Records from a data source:
Segment Open

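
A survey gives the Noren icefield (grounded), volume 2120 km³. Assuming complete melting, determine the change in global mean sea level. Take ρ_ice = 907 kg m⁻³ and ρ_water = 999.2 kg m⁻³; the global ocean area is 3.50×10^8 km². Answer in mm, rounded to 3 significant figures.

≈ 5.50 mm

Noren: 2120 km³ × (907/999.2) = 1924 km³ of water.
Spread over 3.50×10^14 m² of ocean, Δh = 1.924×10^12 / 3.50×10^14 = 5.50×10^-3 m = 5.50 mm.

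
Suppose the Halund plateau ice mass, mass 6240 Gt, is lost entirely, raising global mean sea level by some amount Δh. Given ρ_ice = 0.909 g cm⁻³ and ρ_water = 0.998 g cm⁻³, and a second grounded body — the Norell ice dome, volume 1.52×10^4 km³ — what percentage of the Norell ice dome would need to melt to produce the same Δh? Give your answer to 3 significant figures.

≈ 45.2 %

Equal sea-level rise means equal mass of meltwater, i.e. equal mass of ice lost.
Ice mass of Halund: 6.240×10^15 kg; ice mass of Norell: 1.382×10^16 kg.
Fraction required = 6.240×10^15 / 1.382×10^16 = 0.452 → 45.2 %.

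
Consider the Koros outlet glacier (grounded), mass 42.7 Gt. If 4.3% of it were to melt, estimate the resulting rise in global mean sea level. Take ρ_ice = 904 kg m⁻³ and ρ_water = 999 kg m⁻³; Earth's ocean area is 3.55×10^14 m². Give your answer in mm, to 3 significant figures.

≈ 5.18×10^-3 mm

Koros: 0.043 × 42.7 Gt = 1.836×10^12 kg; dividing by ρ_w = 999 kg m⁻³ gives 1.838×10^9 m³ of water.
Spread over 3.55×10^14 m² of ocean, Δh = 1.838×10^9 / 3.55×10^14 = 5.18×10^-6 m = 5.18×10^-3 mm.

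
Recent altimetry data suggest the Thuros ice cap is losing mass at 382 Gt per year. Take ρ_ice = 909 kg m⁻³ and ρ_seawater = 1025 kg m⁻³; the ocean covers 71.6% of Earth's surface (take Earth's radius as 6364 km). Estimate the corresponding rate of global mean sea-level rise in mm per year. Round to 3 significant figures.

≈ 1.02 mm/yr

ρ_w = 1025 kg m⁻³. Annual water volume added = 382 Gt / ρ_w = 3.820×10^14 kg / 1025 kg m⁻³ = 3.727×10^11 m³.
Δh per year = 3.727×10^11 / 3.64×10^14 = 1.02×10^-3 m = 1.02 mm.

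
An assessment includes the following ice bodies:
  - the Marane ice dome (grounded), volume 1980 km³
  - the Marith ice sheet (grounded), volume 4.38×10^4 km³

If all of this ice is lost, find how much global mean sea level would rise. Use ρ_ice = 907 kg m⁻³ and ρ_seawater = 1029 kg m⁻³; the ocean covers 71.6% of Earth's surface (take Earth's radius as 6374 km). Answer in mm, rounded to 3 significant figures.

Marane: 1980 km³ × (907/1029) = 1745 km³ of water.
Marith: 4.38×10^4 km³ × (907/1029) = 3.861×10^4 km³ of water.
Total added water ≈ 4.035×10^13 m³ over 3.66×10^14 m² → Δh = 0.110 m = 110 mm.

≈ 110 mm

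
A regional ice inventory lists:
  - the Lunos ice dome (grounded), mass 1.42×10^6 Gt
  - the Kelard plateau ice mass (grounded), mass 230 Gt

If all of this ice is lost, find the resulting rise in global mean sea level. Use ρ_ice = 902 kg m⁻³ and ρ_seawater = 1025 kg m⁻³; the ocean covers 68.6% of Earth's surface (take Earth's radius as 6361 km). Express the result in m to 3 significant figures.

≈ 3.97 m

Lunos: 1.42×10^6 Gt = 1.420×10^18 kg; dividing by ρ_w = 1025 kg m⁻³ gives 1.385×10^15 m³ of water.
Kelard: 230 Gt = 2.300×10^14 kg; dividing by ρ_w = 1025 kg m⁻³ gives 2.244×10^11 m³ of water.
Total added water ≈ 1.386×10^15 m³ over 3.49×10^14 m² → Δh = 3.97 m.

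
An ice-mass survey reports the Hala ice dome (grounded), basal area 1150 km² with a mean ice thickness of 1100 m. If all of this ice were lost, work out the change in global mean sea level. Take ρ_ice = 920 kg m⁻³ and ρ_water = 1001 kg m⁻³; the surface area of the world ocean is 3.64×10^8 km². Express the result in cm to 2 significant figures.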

Segment Closed

- Exercise instructions: With both ends included, please retype exactly the lines from the line containing "An assessment includes" to the final line of the data.

- Answer to this task:
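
An assessment includes the following ice bodies:
  - the Marane ice dome (grounded), volume 1980 km³
  - the Marith ice sheet (grounded), volume 4.38×10^4 km³

If all of this ice is lost, find how much global mean sea level would rise. Use ρ_ice = 907 kg m⁻³ and ρ_seawater = 1029 kg m⁻³; the ocean covers 71.6% of Earth's surface (take Earth's radius as 6374 km). Answer in mm, rounded to 3 significant figures.

Marane: 1980 km³ × (907/1029) = 1745 km³ of water.
Marith: 4.38×10^4 km³ × (907/1029) = 3.861×10^4 km³ of water.
Total added water ≈ 4.035×10^13 m³ over 3.66×10^14 m² → Δh = 0.110 m = 110 mm.

≈ 110 mm

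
A regional ice inventory lists:
  - the Lunos ice dome (grounded), mass 1.42×10^6 Gt
  - the Kelard plateau ice mass (grounded), mass 230 Gt

If all of this ice is lost, find the resulting rise in global mean sea level. Use ρ_ice = 902 kg m⁻³ and ρ_seawater = 1025 kg m⁻³; the ocean covers 68.6% of Earth's surface (take Earth's radius as 6361 km). Express the result in m to 3 significant figures.

≈ 3.97 m

Lunos: 1.42×10^6 Gt = 1.420×10^18 kg; dividing by ρ_w = 1025 kg m⁻³ gives 1.385×10^15 m³ of water.
Kelard: 230 Gt = 2.300×10^14 kg; dividing by ρ_w = 1025 kg m⁻³ gives 2.244×10^11 m³ of water.
Total added water ≈ 1.386×10^15 m³ over 3.49×10^14 m² → Δh = 3.97 m.

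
An ice-mass survey reports the Hala ice dome (grounded), basal area 1150 km² with a mean ice thickness of 1100 m. If all of this ice were lost, work out the change in global mean sea level. Take ρ_ice = 920 kg m⁻³ and ρ_water = 1001 kg m⁻³; the surface area of the world ocean is 3.64×10^8 km². Express the result in cm to 2 significant figures.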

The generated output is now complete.